» **What you should do**
Print the line that has "Ranking A: [O, X, J, I, U, K, E, W]" in it, then every remaining line of the data, exactly and without anything extra.

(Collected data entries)

========================================================================

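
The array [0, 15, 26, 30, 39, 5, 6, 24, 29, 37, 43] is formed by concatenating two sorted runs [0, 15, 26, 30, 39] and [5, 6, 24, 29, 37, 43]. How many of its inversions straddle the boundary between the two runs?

For each element r of the right run, count left-run elements greater than r:
r = 5: 15, 26, 30, 39 → 4
r = 6: 15, 26, 30, 39 → 4
r = 24: 26, 30, 39 → 3
r = 29: 30, 39 → 2
r = 37: 39 → 1
r = 43: none → 0
Cross-inversions: 4 + 4 + 3 + 2 + 1 + 0 = 14

14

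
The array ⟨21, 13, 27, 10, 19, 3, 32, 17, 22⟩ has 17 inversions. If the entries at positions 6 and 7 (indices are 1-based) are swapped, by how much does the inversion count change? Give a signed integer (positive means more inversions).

Positions 6 and 7 hold 3 and 32; after swapping, the array is [21, 13, 27, 10, 19, 32, 3, 17, 22].
For each element, count later entries that are smaller:
21: 5
13: 2
27: 5
10: 1
19: 2
32: 3
3: 0
17: 0
22: 0
Sum: 5 + 2 + 5 + 1 + 2 + 3 + 0 + 0 + 0 = 18
Change: 18 − 17 = +1

+1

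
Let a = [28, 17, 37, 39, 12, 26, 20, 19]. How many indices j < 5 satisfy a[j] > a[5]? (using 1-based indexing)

4 such elements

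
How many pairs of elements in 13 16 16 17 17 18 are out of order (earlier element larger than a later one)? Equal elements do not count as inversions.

Out-of-order pairs: 0

Inversion pairs (indices are 1-based):
(none)
That's 0 pairs.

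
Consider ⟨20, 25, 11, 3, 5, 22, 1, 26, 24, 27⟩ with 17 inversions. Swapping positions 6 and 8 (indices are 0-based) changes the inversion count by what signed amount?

+1

Positions 6 and 8 hold 1 and 24; after swapping, the array is [20, 25, 11, 3, 5, 22, 24, 26, 1, 27].
Sweep left to right; for each value list the smaller values that follow it:
20 → 11, 3, 5, 1 → 4
25 → 11, 3, 5, 22, 24, 1 → 6
11 → 3, 5, 1 → 3
3 → 1 → 1
5 → 1 → 1
22 → 1 → 1
24 → 1 → 1
26 → 1 → 1
1 → none → 0
27 → none → 0
Sum: 4 + 6 + 3 + 1 + 1 + 1 + 1 + 1 + 0 + 0 = 18
Change: 18 − 17 = +1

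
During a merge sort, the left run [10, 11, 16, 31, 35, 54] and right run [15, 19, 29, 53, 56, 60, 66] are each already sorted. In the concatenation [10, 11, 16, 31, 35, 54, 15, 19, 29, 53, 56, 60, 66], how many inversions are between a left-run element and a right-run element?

11 cross-inversions

Take each right-half value and tally the left-half values above it:
r = 15: 16, 31, 35, 54 → 4
r = 19: 31, 35, 54 → 3
r = 29: 31, 35, 54 → 3
r = 53: 54 → 1
r = 56: none → 0
r = 60: none → 0
r = 66: none → 0
Cross-inversions: 4 + 3 + 3 + 1 + 0 + 0 + 0 = 11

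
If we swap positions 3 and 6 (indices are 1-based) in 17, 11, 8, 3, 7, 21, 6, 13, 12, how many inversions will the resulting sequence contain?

20 inversions

Positions 3 and 6 hold 8 and 21; after swapping, the array is [17, 11, 21, 3, 7, 8, 6, 13, 12].
Count, for each position, how many later elements it exceeds:
17 → 11, 3, 7, 8, 6, 13, 12 → 7
11 → 3, 7, 8, 6 → 4
21 → 3, 7, 8, 6, 13, 12 → 6
3 → none → 0
7 → 6 → 1
8 → 6 → 1
6 → none → 0
13 → 12 → 1
12 → none → 0
Sum: 7 + 4 + 6 + 0 + 1 + 1 + 0 + 1 + 0 = 20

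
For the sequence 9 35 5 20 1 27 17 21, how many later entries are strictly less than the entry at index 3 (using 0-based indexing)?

The element at index 3 is 20.
Elements after it: 1, 27, 17, 21
Those smaller than 20: 1, 17

2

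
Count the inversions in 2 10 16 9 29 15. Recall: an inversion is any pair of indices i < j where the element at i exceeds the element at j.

Listing every pair i<j with a[i]>a[j] (using 0-based positions):
(1,3): 10 > 9
(2,3): 16 > 9
(2,5): 16 > 15
(4,5): 29 > 15
That's 4 pairs.

4 inversions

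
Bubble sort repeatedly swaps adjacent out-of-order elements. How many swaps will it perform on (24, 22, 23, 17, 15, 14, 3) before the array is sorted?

20 adjacent swaps

Each adjacent swap fixes exactly one inversion, so the minimum swap count equals the number of inversions.
Count inversions — for each element, later elements that are smaller:
24: 22, 23, 17, 15, 14, 3 → 6
22: 17, 15, 14, 3 → 4
23: 17, 15, 14, 3 → 4
17: 15, 14, 3 → 3
15: 14, 3 → 2
14: 3 → 1
3: none → 0
Total inversions: 6 + 4 + 4 + 3 + 2 + 1 + 0 = 20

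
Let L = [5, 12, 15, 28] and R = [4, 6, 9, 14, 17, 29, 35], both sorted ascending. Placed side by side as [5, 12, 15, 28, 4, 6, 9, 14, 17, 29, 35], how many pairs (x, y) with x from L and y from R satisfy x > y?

13

Count, for every r in R, how many entries of L exceed r:
r = 4: 5, 12, 15, 28 → 4
r = 6: 12, 15, 28 → 3
r = 9: 12, 15, 28 → 3
r = 14: 15, 28 → 2
r = 17: 28 → 1
r = 29: none → 0
r = 35: none → 0
Cross-inversions: 4 + 3 + 3 + 2 + 1 + 0 + 0 = 13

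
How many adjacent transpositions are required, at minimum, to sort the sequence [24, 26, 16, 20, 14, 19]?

11

Minimum adjacent swaps = number of inversions (each swap of adjacent out-of-order elements removes one inversion and no swap can remove more).
Count inversions — for each element, later elements that are smaller:
24: 16, 20, 14, 19 → 4
26: 16, 20, 14, 19 → 4
16: 14 → 1
20: 14, 19 → 2
14: none → 0
19: none → 0
Total inversions: 4 + 4 + 1 + 2 + 0 + 0 = 11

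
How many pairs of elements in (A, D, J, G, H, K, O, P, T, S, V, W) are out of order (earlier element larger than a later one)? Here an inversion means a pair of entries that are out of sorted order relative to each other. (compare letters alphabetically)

Sweep left to right; for each value list the smaller values that follow it:
A → none → 0
D → none → 0
J → G, H → 2
G → none → 0
H → none → 0
K → none → 0
O → none → 0
P → none → 0
T → S → 1
S → none → 0
V → none → 0
W → none → 0
Sum: 0 + 0 + 2 + 0 + 0 + 0 + 0 + 0 + 1 + 0 + 0 + 0 = 3

3 inversions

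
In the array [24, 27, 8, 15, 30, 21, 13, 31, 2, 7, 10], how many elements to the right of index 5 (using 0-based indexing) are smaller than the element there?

4 such elements

The element at index 5 is 21.
Elements after it: 13, 31, 2, 7, 10
Those smaller than 21: 13, 2, 7, 10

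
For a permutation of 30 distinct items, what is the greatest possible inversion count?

435

A reversed (strictly descending) arrangement makes every pair an inversion, giving C(30, 2) inversions.
C(30, 2) = 30·29/2 = 435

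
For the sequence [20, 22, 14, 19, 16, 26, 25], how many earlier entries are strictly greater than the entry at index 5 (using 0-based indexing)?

The element at index 5 is 26.
Elements before it: 20, 22, 14, 19, 16
None of them are larger than 26.

0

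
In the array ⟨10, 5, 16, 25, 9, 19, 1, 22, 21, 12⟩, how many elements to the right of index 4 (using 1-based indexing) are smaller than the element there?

6

The element at index 4 is 25.
Elements after it: 9, 19, 1, 22, 21, 12
Those smaller than 25: 9, 19, 1, 22, 21, 12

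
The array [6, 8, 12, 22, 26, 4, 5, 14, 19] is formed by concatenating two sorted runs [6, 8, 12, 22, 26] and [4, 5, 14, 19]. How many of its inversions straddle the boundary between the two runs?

14

Count, for every r in R, how many entries of L exceed r:
r = 4: 6, 8, 12, 22, 26 → 5
r = 5: 6, 8, 12, 22, 26 → 5
r = 14: 22, 26 → 2
r = 19: 22, 26 → 2
Cross-inversions: 5 + 5 + 2 + 2 = 14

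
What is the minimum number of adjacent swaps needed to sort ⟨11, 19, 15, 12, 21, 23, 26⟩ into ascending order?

3

Each adjacent swap fixes exactly one inversion, so the minimum swap count equals the number of inversions.
Count inversions — for each element, later elements that are smaller:
11: none → 0
19: 15, 12 → 2
15: 12 → 1
12: none → 0
21: none → 0
23: none → 0
26: none → 0
Total inversions: 0 + 2 + 1 + 0 + 0 + 0 + 0 = 3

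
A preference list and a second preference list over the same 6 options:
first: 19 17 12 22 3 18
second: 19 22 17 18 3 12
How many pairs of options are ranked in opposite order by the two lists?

Assign each item its position (1..6) in the first ordering, then rewrite the second ordering as that position sequence:
positions: 19→1, 17→2, 12→3, 22→4, 3→5, 18→6
second ordering as positions: [1, 4, 2, 6, 5, 3]
Discordant pairs = inversions in this position sequence.
1: 0
4: 2, 3 → 2
2: 0
6: 5, 3 → 2
5: 3 → 1
3: 0
Total: 0 + 2 + 0 + 2 + 1 + 0 = 5

Pairs: 5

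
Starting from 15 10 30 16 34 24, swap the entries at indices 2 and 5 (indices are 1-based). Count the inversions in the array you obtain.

9 inversions

Positions 2 and 5 hold 10 and 34; after swapping, the array is [15, 34, 30, 16, 10, 24].
Count, for each position, how many later elements it exceeds:
15: 1
34: 4
30: 3
16: 1
10: 0
24: 0
Sum: 1 + 4 + 3 + 1 + 0 + 0 = 9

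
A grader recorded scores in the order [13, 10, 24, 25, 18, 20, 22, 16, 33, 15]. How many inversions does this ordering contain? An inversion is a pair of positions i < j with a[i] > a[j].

Sweep left to right; for each value list the smaller values that follow it:
13: 1
10: 0
24: 5
25: 5
18: 2
20: 2
22: 2
16: 1
33: 1
15: 0
Sum: 1 + 0 + 5 + 5 + 2 + 2 + 2 + 1 + 1 + 0 = 19

19 out-of-order pairs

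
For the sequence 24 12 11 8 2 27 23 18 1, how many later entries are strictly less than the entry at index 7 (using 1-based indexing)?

The element at index 7 is 23.
Elements after it: 18, 1
Those smaller than 23: 18, 1

2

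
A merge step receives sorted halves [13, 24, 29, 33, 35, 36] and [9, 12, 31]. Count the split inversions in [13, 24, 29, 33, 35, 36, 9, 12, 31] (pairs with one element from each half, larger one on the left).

15

Count, for every r in R, how many entries of L exceed r:
r = 9: 13, 24, 29, 33, 35, 36 → 6
r = 12: 13, 24, 29, 33, 35, 36 → 6
r = 31: 33, 35, 36 → 3
Cross-inversions: 6 + 6 + 3 = 15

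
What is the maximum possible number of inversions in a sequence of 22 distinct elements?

231 inversions

The maximum occurs when the array is in strictly decreasing order: every one of the C(22, 2) pairs is inverted.
C(22, 2) = 22·21/2 = 231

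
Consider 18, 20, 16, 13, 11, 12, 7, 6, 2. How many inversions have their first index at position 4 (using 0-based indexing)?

3

The element at index 4 is 11.
Elements after it: 12, 7, 6, 2
Those smaller than 11: 7, 6, 2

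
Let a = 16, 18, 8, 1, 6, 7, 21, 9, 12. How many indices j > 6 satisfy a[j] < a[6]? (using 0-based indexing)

2

The element at index 6 is 21.
Elements after it: 9, 12
Those smaller than 21: 9, 12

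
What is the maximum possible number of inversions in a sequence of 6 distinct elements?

A reversed (strictly descending) arrangement makes every pair an inversion, giving C(6, 2) inversions.
C(6, 2) = 6·5/2 = 15

There are 15 inversions.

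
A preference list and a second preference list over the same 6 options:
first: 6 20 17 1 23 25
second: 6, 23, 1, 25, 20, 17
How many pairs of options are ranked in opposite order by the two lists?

Assign each item its position (1..6) in the first ordering, then rewrite the second ordering as that position sequence:
positions: 6→1, 20→2, 17→3, 1→4, 23→5, 25→6
second ordering as positions: [1, 5, 4, 6, 2, 3]
Discordant pairs = inversions in this position sequence.
1: 0
5: 4, 2, 3 → 3
4: 2, 3 → 2
6: 2, 3 → 2
2: 0
3: 0
Total: 0 + 3 + 2 + 2 + 0 + 0 = 7

Pairs: 7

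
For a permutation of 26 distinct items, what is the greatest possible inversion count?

The maximum occurs when the array is in strictly decreasing order: every one of the C(26, 2) pairs is inverted.
C(26, 2) = 26·25/2 = 325

325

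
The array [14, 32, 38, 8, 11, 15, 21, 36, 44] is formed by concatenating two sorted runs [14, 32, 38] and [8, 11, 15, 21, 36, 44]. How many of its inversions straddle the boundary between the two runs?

11 cross-inversions

Take each right-half value and tally the left-half values above it:
r = 8: 14, 32, 38 → 3
r = 11: 14, 32, 38 → 3
r = 15: 32, 38 → 2
r = 21: 32, 38 → 2
r = 36: 38 → 1
r = 44: none → 0
Cross-inversions: 3 + 3 + 2 + 2 + 1 + 0 = 11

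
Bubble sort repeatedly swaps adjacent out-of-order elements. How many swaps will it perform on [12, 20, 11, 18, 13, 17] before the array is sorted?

Each adjacent swap fixes exactly one inversion, so the minimum swap count equals the number of inversions.
Count inversions — for each element, later elements that are smaller:
12: 11 → 1
20: 11, 18, 13, 17 → 4
11: none → 0
18: 13, 17 → 2
13: none → 0
17: none → 0
Total inversions: 1 + 4 + 0 + 2 + 0 + 0 = 7

7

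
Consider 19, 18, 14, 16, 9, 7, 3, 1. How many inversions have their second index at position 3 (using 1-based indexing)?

2

The element at index 3 is 14.
Elements before it: 19, 18
Those larger than 14: 19, 18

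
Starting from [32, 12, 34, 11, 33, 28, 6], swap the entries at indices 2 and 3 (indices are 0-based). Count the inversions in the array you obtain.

Positions 2 and 3 hold 34 and 11; after swapping, the array is [32, 12, 11, 34, 33, 28, 6].
Element-by-element contributions:
32 → 12, 11, 28, 6 → 4
12 → 11, 6 → 2
11 → 6 → 1
34 → 33, 28, 6 → 3
33 → 28, 6 → 2
28 → 6 → 1
6 → none → 0
Sum: 4 + 2 + 1 + 3 + 2 + 1 + 0 = 13

13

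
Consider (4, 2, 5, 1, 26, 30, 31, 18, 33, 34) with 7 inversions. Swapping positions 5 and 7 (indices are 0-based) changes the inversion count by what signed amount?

-1

Positions 5 and 7 hold 30 and 18; after swapping, the array is [4, 2, 5, 1, 26, 18, 31, 30, 33, 34].
Count, for each position, how many later elements it exceeds:
4 → 2, 1 → 2
2 → 1 → 1
5 → 1 → 1
1 → none → 0
26 → 18 → 1
18 → none → 0
31 → 30 → 1
30 → none → 0
33 → none → 0
34 → none → 0
Sum: 2 + 1 + 1 + 0 + 1 + 0 + 1 + 0 + 0 + 0 = 6
Change: 6 − 7 = -1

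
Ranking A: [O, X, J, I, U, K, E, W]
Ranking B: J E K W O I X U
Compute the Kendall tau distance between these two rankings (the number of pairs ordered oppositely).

16 discordant pairs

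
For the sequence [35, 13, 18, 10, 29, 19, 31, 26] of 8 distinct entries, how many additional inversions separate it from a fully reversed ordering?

Maximum inversions for 8 distinct elements is C(8, 2) = 8·7/2 = 28.
Current inversions — for each element, count later smaller elements:
35: 7
13: 1
18: 1
10: 0
29: 2
19: 0
31: 1
26: 0
Current total: 7 + 1 + 1 + 0 + 2 + 0 + 1 + 0 = 12
Shortfall: 28 − 12 = 16

16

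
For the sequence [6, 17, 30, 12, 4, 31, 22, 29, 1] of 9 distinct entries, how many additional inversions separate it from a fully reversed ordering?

18 inversions short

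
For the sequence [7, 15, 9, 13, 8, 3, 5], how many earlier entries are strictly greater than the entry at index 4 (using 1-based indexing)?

1

The element at index 4 is 13.
Elements before it: 7, 15, 9
Those larger than 13: 15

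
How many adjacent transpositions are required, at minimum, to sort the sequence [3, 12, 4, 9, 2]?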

========================================================================

» **Answer space**
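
Ranking A: [O, X, J, I, U, K, E, W]
Ranking B: J E K W O I X U
Compute the Kendall tau distance between these two rankings (the number of pairs ordered oppositely).

16 discordant pairs

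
For the sequence [35, 13, 18, 10, 29, 19, 31, 26] of 8 distinct entries, how many additional inversions separate it from a fully reversed ordering?

Maximum inversions for 8 distinct elements is C(8, 2) = 8·7/2 = 28.
Current inversions — for each element, count later smaller elements:
35: 7
13: 1
18: 1
10: 0
29: 2
19: 0
31: 1
26: 0
Current total: 7 + 1 + 1 + 0 + 2 + 0 + 1 + 0 = 12
Shortfall: 28 − 12 = 16

16

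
For the sequence [6, 17, 30, 12, 4, 31, 22, 29, 1] of 9 distinct entries, how many additional inversions separate it from a fully reversed ordering?

18 inversions short

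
For the sequence [7, 15, 9, 13, 8, 3, 5], how many earlier entries are strictly greater than the entry at index 4 (using 1-based indexing)?

1

The element at index 4 is 13.
Elements before it: 7, 15, 9
Those larger than 13: 15

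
How many adjacent transpositions are required, at minimum, to sort the sequence [3, 12, 4, 9, 2]?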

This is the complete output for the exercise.